EXERCISE GOAL:
For the entries below, state how many lines contain the string "satisfied". Add nothing else.

Stored items
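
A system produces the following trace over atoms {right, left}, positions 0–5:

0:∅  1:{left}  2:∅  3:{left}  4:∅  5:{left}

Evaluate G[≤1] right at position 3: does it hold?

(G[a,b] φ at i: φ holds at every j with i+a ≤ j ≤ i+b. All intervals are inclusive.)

No

Check right at every j in [3,4]:
  j=3: false
  j=4: false
Fails at j=3 → formula fails.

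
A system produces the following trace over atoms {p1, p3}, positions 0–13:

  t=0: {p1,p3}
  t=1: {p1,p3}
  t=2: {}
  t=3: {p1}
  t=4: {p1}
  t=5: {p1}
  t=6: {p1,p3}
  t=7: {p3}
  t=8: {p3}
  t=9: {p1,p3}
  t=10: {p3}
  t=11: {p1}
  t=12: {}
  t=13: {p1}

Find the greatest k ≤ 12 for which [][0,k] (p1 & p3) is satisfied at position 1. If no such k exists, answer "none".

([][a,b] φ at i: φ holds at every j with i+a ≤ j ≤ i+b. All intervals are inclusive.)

(p1 & p3) must hold from j=1 onward; find where it first fails.
  j=1: holds
  j=2: fails
Holds on [1,1], so largest k = 0.

0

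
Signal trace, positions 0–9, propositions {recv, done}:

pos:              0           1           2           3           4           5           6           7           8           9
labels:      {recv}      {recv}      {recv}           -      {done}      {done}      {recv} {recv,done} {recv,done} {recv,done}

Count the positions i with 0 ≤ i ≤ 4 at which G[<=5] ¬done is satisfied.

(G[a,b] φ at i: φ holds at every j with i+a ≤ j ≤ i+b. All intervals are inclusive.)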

YOUR SOLUTION:
2